(Material for this task begins)

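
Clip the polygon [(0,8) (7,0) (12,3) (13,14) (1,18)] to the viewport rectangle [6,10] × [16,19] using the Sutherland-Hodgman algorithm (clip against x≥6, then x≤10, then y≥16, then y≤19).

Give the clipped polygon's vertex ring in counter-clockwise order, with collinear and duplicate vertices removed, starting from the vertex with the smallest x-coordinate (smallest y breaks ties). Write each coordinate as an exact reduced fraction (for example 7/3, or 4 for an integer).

1. After x ≥ 6: [(6,8/7) (7,0) (12,3) (13,14) (6,49/3)]
2. After x ≤ 10: [(6,8/7) (7,0) (10,9/5) (10,15) (6,49/3)]
3. After y ≥ 16: [(6,16) (7,16) (6,49/3)]
4. After y ≤ 19: [(6,16) (7,16) (6,49/3)]
5. Canonical ring: [(6,16) (7,16) (6,49/3)]

Clipped polygon: [(6,16) (7,16) (6,49/3)]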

(Material for this task ends)

What are the lines from the one with "Give the clipped" through the last line of the records above? Quote them exactly and add nothing.

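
Give the clipped polygon's vertex ring in counter-clockwise order, with collinear and duplicate vertices removed, starting from the vertex with the smallest x-coordinate (smallest y breaks ties). Write each coordinate as an exact reduced fraction (for example 7/3, or 4 for an integer).

1. After x ≥ 6: [(6,8/7) (7,0) (12,3) (13,14) (6,49/3)]
2. After x ≤ 10: [(6,8/7) (7,0) (10,9/5) (10,15) (6,49/3)]
3. After y ≥ 16: [(6,16) (7,16) (6,49/3)]
4. After y ≤ 19: [(6,16) (7,16) (6,49/3)]
5. Canonical ring: [(6,16) (7,16) (6,49/3)]

Clipped polygon: [(6,16) (7,16) (6,49/3)]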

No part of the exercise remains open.